┏━━

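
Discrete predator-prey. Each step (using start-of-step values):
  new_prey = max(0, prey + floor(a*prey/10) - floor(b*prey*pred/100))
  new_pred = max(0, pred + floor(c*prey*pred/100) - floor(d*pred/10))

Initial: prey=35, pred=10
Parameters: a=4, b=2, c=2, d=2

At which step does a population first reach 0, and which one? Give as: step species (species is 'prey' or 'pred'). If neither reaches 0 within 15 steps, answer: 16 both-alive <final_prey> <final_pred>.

Step 1: prey: 35+14-7=42; pred: 10+7-2=15
Step 2: prey: 42+16-12=46; pred: 15+12-3=24
Step 3: prey: 46+18-22=42; pred: 24+22-4=42
Step 4: prey: 42+16-35=23; pred: 42+35-8=69
Step 5: prey: 23+9-31=1; pred: 69+31-13=87
Step 6: prey: 1+0-1=0; pred: 87+1-17=71
First extinction: prey at step 6

Answer: 6 prey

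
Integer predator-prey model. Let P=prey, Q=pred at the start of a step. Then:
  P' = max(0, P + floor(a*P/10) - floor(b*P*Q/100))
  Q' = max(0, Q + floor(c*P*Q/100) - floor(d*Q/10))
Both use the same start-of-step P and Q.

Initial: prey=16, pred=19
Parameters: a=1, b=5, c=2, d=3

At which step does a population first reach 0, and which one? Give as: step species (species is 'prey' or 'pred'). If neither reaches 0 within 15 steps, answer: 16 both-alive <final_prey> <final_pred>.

Answer: 2 prey

Derivation:
Step 1: prey: 16+1-15=2; pred: 19+6-5=20
Step 2: prey: 2+0-2=0; pred: 20+0-6=14
First extinction: prey at step 2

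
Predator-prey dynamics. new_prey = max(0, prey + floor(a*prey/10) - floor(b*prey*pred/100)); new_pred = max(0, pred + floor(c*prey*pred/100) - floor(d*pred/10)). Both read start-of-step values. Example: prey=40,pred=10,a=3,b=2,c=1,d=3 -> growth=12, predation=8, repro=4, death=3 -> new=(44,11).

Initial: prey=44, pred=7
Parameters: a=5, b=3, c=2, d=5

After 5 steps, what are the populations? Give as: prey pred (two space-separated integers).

Answer: 0 77

Derivation:
Step 1: prey: 44+22-9=57; pred: 7+6-3=10
Step 2: prey: 57+28-17=68; pred: 10+11-5=16
Step 3: prey: 68+34-32=70; pred: 16+21-8=29
Step 4: prey: 70+35-60=45; pred: 29+40-14=55
Step 5: prey: 45+22-74=0; pred: 55+49-27=77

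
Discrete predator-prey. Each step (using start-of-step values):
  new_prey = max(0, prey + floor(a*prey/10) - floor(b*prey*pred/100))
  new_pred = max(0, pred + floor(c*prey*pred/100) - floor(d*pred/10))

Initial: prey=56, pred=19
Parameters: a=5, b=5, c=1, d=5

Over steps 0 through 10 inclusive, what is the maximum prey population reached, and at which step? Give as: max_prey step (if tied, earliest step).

Step 1: prey: 56+28-53=31; pred: 19+10-9=20
Step 2: prey: 31+15-31=15; pred: 20+6-10=16
Step 3: prey: 15+7-12=10; pred: 16+2-8=10
Step 4: prey: 10+5-5=10; pred: 10+1-5=6
Step 5: prey: 10+5-3=12; pred: 6+0-3=3
Step 6: prey: 12+6-1=17; pred: 3+0-1=2
Step 7: prey: 17+8-1=24; pred: 2+0-1=1
Step 8: prey: 24+12-1=35; pred: 1+0-0=1
Step 9: prey: 35+17-1=51; pred: 1+0-0=1
Step 10: prey: 51+25-2=74; pred: 1+0-0=1
Max prey = 74 at step 10

Answer: 74 10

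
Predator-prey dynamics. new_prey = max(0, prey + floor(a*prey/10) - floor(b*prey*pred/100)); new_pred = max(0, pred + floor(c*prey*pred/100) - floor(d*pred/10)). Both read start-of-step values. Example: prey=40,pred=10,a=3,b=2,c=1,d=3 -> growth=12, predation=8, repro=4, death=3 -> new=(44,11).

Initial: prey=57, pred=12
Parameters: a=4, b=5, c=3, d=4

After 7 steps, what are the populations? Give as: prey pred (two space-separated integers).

Step 1: prey: 57+22-34=45; pred: 12+20-4=28
Step 2: prey: 45+18-63=0; pred: 28+37-11=54
Step 3: prey: 0+0-0=0; pred: 54+0-21=33
Step 4: prey: 0+0-0=0; pred: 33+0-13=20
Step 5: prey: 0+0-0=0; pred: 20+0-8=12
Step 6: prey: 0+0-0=0; pred: 12+0-4=8
Step 7: prey: 0+0-0=0; pred: 8+0-3=5

Answer: 0 5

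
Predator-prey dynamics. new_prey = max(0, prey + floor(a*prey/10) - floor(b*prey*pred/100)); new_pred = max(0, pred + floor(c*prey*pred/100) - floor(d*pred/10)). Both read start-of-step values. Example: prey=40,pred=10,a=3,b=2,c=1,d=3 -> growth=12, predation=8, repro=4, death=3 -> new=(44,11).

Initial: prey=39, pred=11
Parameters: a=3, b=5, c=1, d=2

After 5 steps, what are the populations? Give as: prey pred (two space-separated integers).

Step 1: prey: 39+11-21=29; pred: 11+4-2=13
Step 2: prey: 29+8-18=19; pred: 13+3-2=14
Step 3: prey: 19+5-13=11; pred: 14+2-2=14
Step 4: prey: 11+3-7=7; pred: 14+1-2=13
Step 5: prey: 7+2-4=5; pred: 13+0-2=11

Answer: 5 11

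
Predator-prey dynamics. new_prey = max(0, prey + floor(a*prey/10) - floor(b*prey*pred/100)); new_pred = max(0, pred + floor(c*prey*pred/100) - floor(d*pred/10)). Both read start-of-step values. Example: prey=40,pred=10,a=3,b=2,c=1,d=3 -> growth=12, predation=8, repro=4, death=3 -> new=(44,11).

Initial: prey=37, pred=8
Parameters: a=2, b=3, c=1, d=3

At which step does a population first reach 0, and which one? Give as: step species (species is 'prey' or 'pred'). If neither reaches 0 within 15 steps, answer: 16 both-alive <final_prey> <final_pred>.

Step 1: prey: 37+7-8=36; pred: 8+2-2=8
Step 2: prey: 36+7-8=35; pred: 8+2-2=8
Step 3: prey: 35+7-8=34; pred: 8+2-2=8
Step 4: prey: 34+6-8=32; pred: 8+2-2=8
Step 5: prey: 32+6-7=31; pred: 8+2-2=8
Step 6: prey: 31+6-7=30; pred: 8+2-2=8
Step 7: prey: 30+6-7=29; pred: 8+2-2=8
Step 8: prey: 29+5-6=28; pred: 8+2-2=8
Step 9: prey: 28+5-6=27; pred: 8+2-2=8
Step 10: prey: 27+5-6=26; pred: 8+2-2=8
Step 11: prey: 26+5-6=25; pred: 8+2-2=8
Step 12: prey: 25+5-6=24; pred: 8+2-2=8
Step 13: prey: 24+4-5=23; pred: 8+1-2=7
Step 14: prey: 23+4-4=23; pred: 7+1-2=6
Step 15: prey: 23+4-4=23; pred: 6+1-1=6
No extinction within 15 steps

Answer: 16 both-alive 23 6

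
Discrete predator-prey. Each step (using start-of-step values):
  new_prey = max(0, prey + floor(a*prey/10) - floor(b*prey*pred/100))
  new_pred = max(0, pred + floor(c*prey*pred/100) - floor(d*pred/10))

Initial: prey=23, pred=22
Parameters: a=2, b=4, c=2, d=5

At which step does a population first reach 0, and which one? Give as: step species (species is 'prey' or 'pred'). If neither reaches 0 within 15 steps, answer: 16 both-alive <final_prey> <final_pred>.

Answer: 16 both-alive 2 1

Derivation:
Step 1: prey: 23+4-20=7; pred: 22+10-11=21
Step 2: prey: 7+1-5=3; pred: 21+2-10=13
Step 3: prey: 3+0-1=2; pred: 13+0-6=7
Step 4: prey: 2+0-0=2; pred: 7+0-3=4
Step 5: prey: 2+0-0=2; pred: 4+0-2=2
Step 6: prey: 2+0-0=2; pred: 2+0-1=1
Step 7: prey: 2+0-0=2; pred: 1+0-0=1
Steps 8-15: state stable at prey=2, pred=1 (no change)
No extinction within 15 steps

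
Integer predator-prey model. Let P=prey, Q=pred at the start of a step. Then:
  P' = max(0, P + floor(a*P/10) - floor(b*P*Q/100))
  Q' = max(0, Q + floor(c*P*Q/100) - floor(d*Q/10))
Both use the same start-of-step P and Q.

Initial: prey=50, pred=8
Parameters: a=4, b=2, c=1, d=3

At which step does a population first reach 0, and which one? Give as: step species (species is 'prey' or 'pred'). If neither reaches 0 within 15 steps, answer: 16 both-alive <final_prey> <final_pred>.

Step 1: prey: 50+20-8=62; pred: 8+4-2=10
Step 2: prey: 62+24-12=74; pred: 10+6-3=13
Step 3: prey: 74+29-19=84; pred: 13+9-3=19
Step 4: prey: 84+33-31=86; pred: 19+15-5=29
Step 5: prey: 86+34-49=71; pred: 29+24-8=45
Step 6: prey: 71+28-63=36; pred: 45+31-13=63
Step 7: prey: 36+14-45=5; pred: 63+22-18=67
Step 8: prey: 5+2-6=1; pred: 67+3-20=50
Step 9: prey: 1+0-1=0; pred: 50+0-15=35
First extinction: prey at step 9

Answer: 9 prey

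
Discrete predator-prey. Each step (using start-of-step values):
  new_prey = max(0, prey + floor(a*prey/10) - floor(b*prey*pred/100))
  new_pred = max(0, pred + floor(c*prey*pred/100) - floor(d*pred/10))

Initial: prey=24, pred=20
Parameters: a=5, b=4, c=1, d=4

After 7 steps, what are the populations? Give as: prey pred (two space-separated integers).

Step 1: prey: 24+12-19=17; pred: 20+4-8=16
Step 2: prey: 17+8-10=15; pred: 16+2-6=12
Step 3: prey: 15+7-7=15; pred: 12+1-4=9
Step 4: prey: 15+7-5=17; pred: 9+1-3=7
Step 5: prey: 17+8-4=21; pred: 7+1-2=6
Step 6: prey: 21+10-5=26; pred: 6+1-2=5
Step 7: prey: 26+13-5=34; pred: 5+1-2=4

Answer: 34 4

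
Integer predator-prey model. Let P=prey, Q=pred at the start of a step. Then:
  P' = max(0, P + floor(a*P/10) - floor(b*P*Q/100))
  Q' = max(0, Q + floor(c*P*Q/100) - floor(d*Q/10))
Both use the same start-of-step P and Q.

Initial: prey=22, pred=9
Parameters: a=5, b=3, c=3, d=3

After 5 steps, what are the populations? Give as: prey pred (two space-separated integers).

Answer: 0 62

Derivation:
Step 1: prey: 22+11-5=28; pred: 9+5-2=12
Step 2: prey: 28+14-10=32; pred: 12+10-3=19
Step 3: prey: 32+16-18=30; pred: 19+18-5=32
Step 4: prey: 30+15-28=17; pred: 32+28-9=51
Step 5: prey: 17+8-26=0; pred: 51+26-15=62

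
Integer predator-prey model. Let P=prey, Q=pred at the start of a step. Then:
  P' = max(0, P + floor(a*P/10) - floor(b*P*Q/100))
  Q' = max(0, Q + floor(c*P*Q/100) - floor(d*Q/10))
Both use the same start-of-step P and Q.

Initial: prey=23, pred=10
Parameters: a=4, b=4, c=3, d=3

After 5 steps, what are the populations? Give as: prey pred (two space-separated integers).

Answer: 2 23

Derivation:
Step 1: prey: 23+9-9=23; pred: 10+6-3=13
Step 2: prey: 23+9-11=21; pred: 13+8-3=18
Step 3: prey: 21+8-15=14; pred: 18+11-5=24
Step 4: prey: 14+5-13=6; pred: 24+10-7=27
Step 5: prey: 6+2-6=2; pred: 27+4-8=23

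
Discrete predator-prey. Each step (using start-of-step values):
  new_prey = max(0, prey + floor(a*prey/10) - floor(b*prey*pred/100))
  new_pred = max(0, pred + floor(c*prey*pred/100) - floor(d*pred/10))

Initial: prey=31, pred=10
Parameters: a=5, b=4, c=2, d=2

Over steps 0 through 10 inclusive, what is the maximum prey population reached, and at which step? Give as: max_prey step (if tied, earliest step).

Step 1: prey: 31+15-12=34; pred: 10+6-2=14
Step 2: prey: 34+17-19=32; pred: 14+9-2=21
Step 3: prey: 32+16-26=22; pred: 21+13-4=30
Step 4: prey: 22+11-26=7; pred: 30+13-6=37
Step 5: prey: 7+3-10=0; pred: 37+5-7=35
Step 6: prey: 0+0-0=0; pred: 35+0-7=28
Step 7: prey: 0+0-0=0; pred: 28+0-5=23
Step 8: prey: 0+0-0=0; pred: 23+0-4=19
Step 9: prey: 0+0-0=0; pred: 19+0-3=16
Step 10: prey: 0+0-0=0; pred: 16+0-3=13
Max prey = 34 at step 1

Answer: 34 1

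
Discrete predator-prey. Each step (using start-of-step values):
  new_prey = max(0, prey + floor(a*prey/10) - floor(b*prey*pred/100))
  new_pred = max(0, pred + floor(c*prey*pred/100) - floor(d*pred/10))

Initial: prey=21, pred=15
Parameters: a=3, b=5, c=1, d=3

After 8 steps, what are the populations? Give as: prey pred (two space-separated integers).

Step 1: prey: 21+6-15=12; pred: 15+3-4=14
Step 2: prey: 12+3-8=7; pred: 14+1-4=11
Step 3: prey: 7+2-3=6; pred: 11+0-3=8
Step 4: prey: 6+1-2=5; pred: 8+0-2=6
Step 5: prey: 5+1-1=5; pred: 6+0-1=5
Step 6: prey: 5+1-1=5; pred: 5+0-1=4
Step 7: prey: 5+1-1=5; pred: 4+0-1=3
Step 8: prey: 5+1-0=6; pred: 3+0-0=3

Answer: 6 3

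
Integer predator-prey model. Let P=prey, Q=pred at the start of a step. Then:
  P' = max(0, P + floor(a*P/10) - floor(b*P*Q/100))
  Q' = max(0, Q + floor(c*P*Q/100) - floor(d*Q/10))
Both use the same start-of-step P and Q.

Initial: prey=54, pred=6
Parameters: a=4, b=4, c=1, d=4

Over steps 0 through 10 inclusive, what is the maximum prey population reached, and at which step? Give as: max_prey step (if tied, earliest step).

Answer: 74 3

Derivation:
Step 1: prey: 54+21-12=63; pred: 6+3-2=7
Step 2: prey: 63+25-17=71; pred: 7+4-2=9
Step 3: prey: 71+28-25=74; pred: 9+6-3=12
Step 4: prey: 74+29-35=68; pred: 12+8-4=16
Step 5: prey: 68+27-43=52; pred: 16+10-6=20
Step 6: prey: 52+20-41=31; pred: 20+10-8=22
Step 7: prey: 31+12-27=16; pred: 22+6-8=20
Step 8: prey: 16+6-12=10; pred: 20+3-8=15
Step 9: prey: 10+4-6=8; pred: 15+1-6=10
Step 10: prey: 8+3-3=8; pred: 10+0-4=6
Max prey = 74 at step 3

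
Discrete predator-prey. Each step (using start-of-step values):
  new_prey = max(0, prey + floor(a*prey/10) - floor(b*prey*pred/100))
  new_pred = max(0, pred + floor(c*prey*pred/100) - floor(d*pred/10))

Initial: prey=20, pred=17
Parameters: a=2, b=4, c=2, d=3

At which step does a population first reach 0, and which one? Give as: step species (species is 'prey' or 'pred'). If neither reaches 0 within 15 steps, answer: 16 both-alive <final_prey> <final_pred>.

Step 1: prey: 20+4-13=11; pred: 17+6-5=18
Step 2: prey: 11+2-7=6; pred: 18+3-5=16
Step 3: prey: 6+1-3=4; pred: 16+1-4=13
Step 4: prey: 4+0-2=2; pred: 13+1-3=11
Step 5: prey: 2+0-0=2; pred: 11+0-3=8
Step 6: prey: 2+0-0=2; pred: 8+0-2=6
Step 7: prey: 2+0-0=2; pred: 6+0-1=5
Step 8: prey: 2+0-0=2; pred: 5+0-1=4
Step 9: prey: 2+0-0=2; pred: 4+0-1=3
Step 10: prey: 2+0-0=2; pred: 3+0-0=3
Steps 11-15: state stable at prey=2, pred=3 (no change)
No extinction within 15 steps

Answer: 16 both-alive 2 3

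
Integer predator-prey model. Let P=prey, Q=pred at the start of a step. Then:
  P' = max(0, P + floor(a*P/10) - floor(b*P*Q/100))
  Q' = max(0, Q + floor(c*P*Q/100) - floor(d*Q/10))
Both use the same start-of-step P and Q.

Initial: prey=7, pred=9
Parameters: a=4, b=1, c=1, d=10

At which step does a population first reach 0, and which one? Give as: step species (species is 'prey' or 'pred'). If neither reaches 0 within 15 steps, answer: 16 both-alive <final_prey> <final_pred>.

Answer: 1 pred

Derivation:
Step 1: prey: 7+2-0=9; pred: 9+0-9=0
First extinction: pred at step 1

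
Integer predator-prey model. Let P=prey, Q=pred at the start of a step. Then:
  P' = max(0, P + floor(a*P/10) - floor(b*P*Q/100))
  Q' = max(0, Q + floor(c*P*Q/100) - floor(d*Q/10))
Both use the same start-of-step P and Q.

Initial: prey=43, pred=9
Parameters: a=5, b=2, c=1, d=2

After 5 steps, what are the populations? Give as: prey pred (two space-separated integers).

Answer: 72 64

Derivation:
Step 1: prey: 43+21-7=57; pred: 9+3-1=11
Step 2: prey: 57+28-12=73; pred: 11+6-2=15
Step 3: prey: 73+36-21=88; pred: 15+10-3=22
Step 4: prey: 88+44-38=94; pred: 22+19-4=37
Step 5: prey: 94+47-69=72; pred: 37+34-7=64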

┗━━

Exercise
Beginning with the line containing "Initial: prey=54, pred=6" and ending with the line containing "Parameters: a=2, b=4, c=2, d=3", extract those lines exactly from the listing above, and only those.

Result
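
Initial: prey=54, pred=6
Parameters: a=4, b=4, c=1, d=4

Over steps 0 through 10 inclusive, what is the maximum prey population reached, and at which step? Give as: max_prey step (if tied, earliest step).

Answer: 74 3

Derivation:
Step 1: prey: 54+21-12=63; pred: 6+3-2=7
Step 2: prey: 63+25-17=71; pred: 7+4-2=9
Step 3: prey: 71+28-25=74; pred: 9+6-3=12
Step 4: prey: 74+29-35=68; pred: 12+8-4=16
Step 5: prey: 68+27-43=52; pred: 16+10-6=20
Step 6: prey: 52+20-41=31; pred: 20+10-8=22
Step 7: prey: 31+12-27=16; pred: 22+6-8=20
Step 8: prey: 16+6-12=10; pred: 20+3-8=15
Step 9: prey: 10+4-6=8; pred: 15+1-6=10
Step 10: prey: 8+3-3=8; pred: 10+0-4=6
Max prey = 74 at step 3

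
Discrete predator-prey. Each step (using start-of-step values):
  new_prey = max(0, prey + floor(a*prey/10) - floor(b*prey*pred/100))
  new_pred = max(0, pred + floor(c*prey*pred/100) - floor(d*pred/10))

Initial: prey=20, pred=17
Parameters: a=2, b=4, c=2, d=3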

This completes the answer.